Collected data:
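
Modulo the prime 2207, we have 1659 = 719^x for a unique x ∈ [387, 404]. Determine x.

391

Compute 719^387 mod 2207 = 1814, then multiply by 719 repeatedly:
  719^387=1814  719^388=2136  719^389=1919  719^390=386  719^391=1659
Found 1659 at exponent 391.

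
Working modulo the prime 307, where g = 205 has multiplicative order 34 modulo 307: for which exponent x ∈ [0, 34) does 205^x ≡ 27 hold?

31

Successive powers of 205 modulo 307:
  205^0=1  205^1=205  205^2=273  205^3=91  205^4=235  205^5=283
  205^6=299  205^7=202  205^8=272  205^9=193  205^10=269  205^11=192
  205^12=64  205^13=226  205^14=280  205^15=298  205^16=304  205^17=306
  205^18=102  205^19=34  205^20=216  205^21=72  205^22=24  205^23=8
  205^24=105  205^25=35  205^26=114  205^27=38  205^28=115  205^29=243
  205^30=81  205^31=27
So 205^31 ≡ 27 (mod 307), giving x = 31.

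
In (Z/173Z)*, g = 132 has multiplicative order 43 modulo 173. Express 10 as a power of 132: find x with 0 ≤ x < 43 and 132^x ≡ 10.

Successive powers of 132 modulo 173:
  132^0=1  132^1=132  132^2=124  132^3=106  132^4=152  132^5=169
  132^6=164  132^7=23  132^8=95  132^9=84  132^10=16  132^11=36
  132^12=81  132^13=139  132^14=10
So 132^14 ≡ 10 (mod 173), giving x = 14.

14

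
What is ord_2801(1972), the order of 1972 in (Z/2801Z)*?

The order of 1972 must divide p − 1 = 2800 = 2^4 · 5^2 · 7.
Divisors: 1, 2, 4, 5, 7, 8, 10, 14, 16, 20, 25, 28, 35, 40, 50, 56, 70, 80, 100, 112, 140, 175, 200, 280, 350, 400, 560, 700, 1400, 2800.
Check each in increasing order: 1972^1 ≡ 1972;  1972^2 ≡ 996;  1972^4 ≡ 462;  1972^5 ≡ 739;  1972^7 ≡ 2182;  1972^8 ≡ 568;  1972^10 ≡ 2727;  1972^14 ≡ 2225;  1972^16 ≡ 509;  1972^20 ≡ 2675;  1972^25 ≡ 2120;  1972^28 ≡ 1258;  1972^35 ≡ 2777;  1972^40 ≡ 1871;  1972^50 ≡ 1596;  1972^56 ≡ 2800;  1972^70 ≡ 576;  1972^80 ≡ 2192;  1972^100 ≡ 1107;  1972^112 ≡ 1.
Smallest exponent giving 1 is 112.

112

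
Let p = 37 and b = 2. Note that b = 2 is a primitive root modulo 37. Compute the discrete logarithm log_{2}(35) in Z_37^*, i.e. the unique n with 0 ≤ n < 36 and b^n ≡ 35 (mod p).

Successive powers of 2 modulo 37:
  2^0=1  2^1=2  2^2=4  2^3=8  2^4=16  2^5=32
  2^6=27  2^7=17  2^8=34  2^9=31  2^10=25  2^11=13
  2^12=26  2^13=15  2^14=30  2^15=23  2^16=9  2^17=18
  2^18=36  2^19=35
So 2^19 ≡ 35 (mod 37), giving n = 19.

19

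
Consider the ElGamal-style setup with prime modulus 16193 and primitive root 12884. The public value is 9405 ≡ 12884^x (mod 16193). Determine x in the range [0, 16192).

861

Baby-step giant-step with m = ceil(sqrt(16192)) = 128.
Baby table (12884^j mod 16193 for j=0..127):
  0:1  1:12884  2:3013  3:4871  4:10089  5:5465  6:3896  7:13957
  8:14916  9:15413  10:6333  11:14038  12:5975  13:378  14:12252  15:5404
  16:11429  17:8287  18:9259  19:15318  20:13021  21:3084  22:12827  23:13503
  24:11253  25:7723  26:13340  27:58  28:2394  29:12824  30:7237  31:2214
  32:9303  33:15459  34:16049  35:6899  36:3339  37:11068  38:4554  39:6497
  40:5731  41:14317  42:5765  43:15162  44:11049  45:2653  46:14022  47:10340
  48:749  49:15281  50:5910  51:4954  52:10723  53:12649  54:3364  55:9308
  56:15107  57:14921  58:15061  59:5205  60:6007  61:7841  62:11510  63:15539
  64:10417  65:5044  66:4387  67:8538  68:4543  69:10510  70:4974  71:9315
  72:8137  73:3626  74:579  75:11056  76:11876  77:2727  78:12051  79:6600
  80:4957  81:796  82:5495  83:1784  84:7189  85:15309  86:10416  87:8353
  88:1374  89:3667  90:10647  91:5045  92:1078  93:11551  94:9414  95:4406
  96:10439  97:13211  98:5901  99:2349  100:15992  101:1196  102:9721  103:8702
  104:12429  105:2659  106:10361  107:12225  108:13782  109:11043  110:6314  111:12137
  112:13500  113:4987  114:14877  115:14920  116:2177  117:2192  118:1136  119:13945
  120:6045  121:11643  122:12653  123:6321  124:5167  125:2205  126:6698  127:4535
Giant step factor: 12884^(-128) ≡ 1589 (mod 16193).
Scan 9405·1589^i mod 16193 for i = 0, 1, …:
  i=0: 9405   i=1: 14599   i=2: 9435   i=3: 13690
  i=4: 6211   i=5: 7742   i=6: 11551
Match at i=6, j=93: x = 6·128 + 93 = 861.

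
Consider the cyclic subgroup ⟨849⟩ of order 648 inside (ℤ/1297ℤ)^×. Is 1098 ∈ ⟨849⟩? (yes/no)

yes

1098 ∈ ⟨849⟩ iff 1098^648 ≡ 1 (mod 1297), since |⟨849⟩| = 648.
1098^648 mod 1297 = 1.
Since 1 = 1, 1098 lies in the subgroup.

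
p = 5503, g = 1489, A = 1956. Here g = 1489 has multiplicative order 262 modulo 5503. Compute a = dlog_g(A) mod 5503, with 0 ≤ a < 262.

129

Baby-step giant-step with m = ceil(sqrt(262)) = 17.
Baby table (1489^j mod 5503 for j=0..16):
  0:1  1:1489  2:4915  3:4948  4:4558  5:1663  6:5360  7:1690
  8:1539  9:2323  10:3063  11:4323  12:3940  13:462  14:43  15:3494
  16:2231
Giant step factor: 1489^(-17) ≡ 4422 (mod 5503).
Scan 1956·4422^i mod 5503 for i = 0, 1, …:
  i=0: 1956   i=1: 4219   i=2: 1248   i=3: 4650
  i=4: 3092   i=5: 3372   i=6: 3357   i=7: 3063
Match at i=7, j=10: a = 7·17 + 10 = 129.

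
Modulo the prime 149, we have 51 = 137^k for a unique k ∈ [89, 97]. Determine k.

Compute 137^89 mod 149 = 8, then multiply by 137 repeatedly:
  137^89=8  137^90=53  137^91=109  137^92=33  137^93=51
Found 51 at exponent 93.

93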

[Directions]
Starting from the line containing "Consider the cyclic" and ending with the final line of the data, reproduce each line exactly as it appears, including no other lines.

[Your response]
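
Consider the cyclic subgroup ⟨849⟩ of order 648 inside (ℤ/1297ℤ)^×. Is 1098 ∈ ⟨849⟩? (yes/no)

yes

1098 ∈ ⟨849⟩ iff 1098^648 ≡ 1 (mod 1297), since |⟨849⟩| = 648.
1098^648 mod 1297 = 1.
Since 1 = 1, 1098 lies in the subgroup.

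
p = 5503, g = 1489, A = 1956. Here g = 1489 has multiplicative order 262 modulo 5503. Compute a = dlog_g(A) mod 5503, with 0 ≤ a < 262.

129

Baby-step giant-step with m = ceil(sqrt(262)) = 17.
Baby table (1489^j mod 5503 for j=0..16):
  0:1  1:1489  2:4915  3:4948  4:4558  5:1663  6:5360  7:1690
  8:1539  9:2323  10:3063  11:4323  12:3940  13:462  14:43  15:3494
  16:2231
Giant step factor: 1489^(-17) ≡ 4422 (mod 5503).
Scan 1956·4422^i mod 5503 for i = 0, 1, …:
  i=0: 1956   i=1: 4219   i=2: 1248   i=3: 4650
  i=4: 3092   i=5: 3372   i=6: 3357   i=7: 3063
Match at i=7, j=10: a = 7·17 + 10 = 129.

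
Modulo the prime 149, we have 51 = 137^k for a unique k ∈ [89, 97]. Determine k.

Compute 137^89 mod 149 = 8, then multiply by 137 repeatedly:
  137^89=8  137^90=53  137^91=109  137^92=33  137^93=51
Found 51 at exponent 93.

93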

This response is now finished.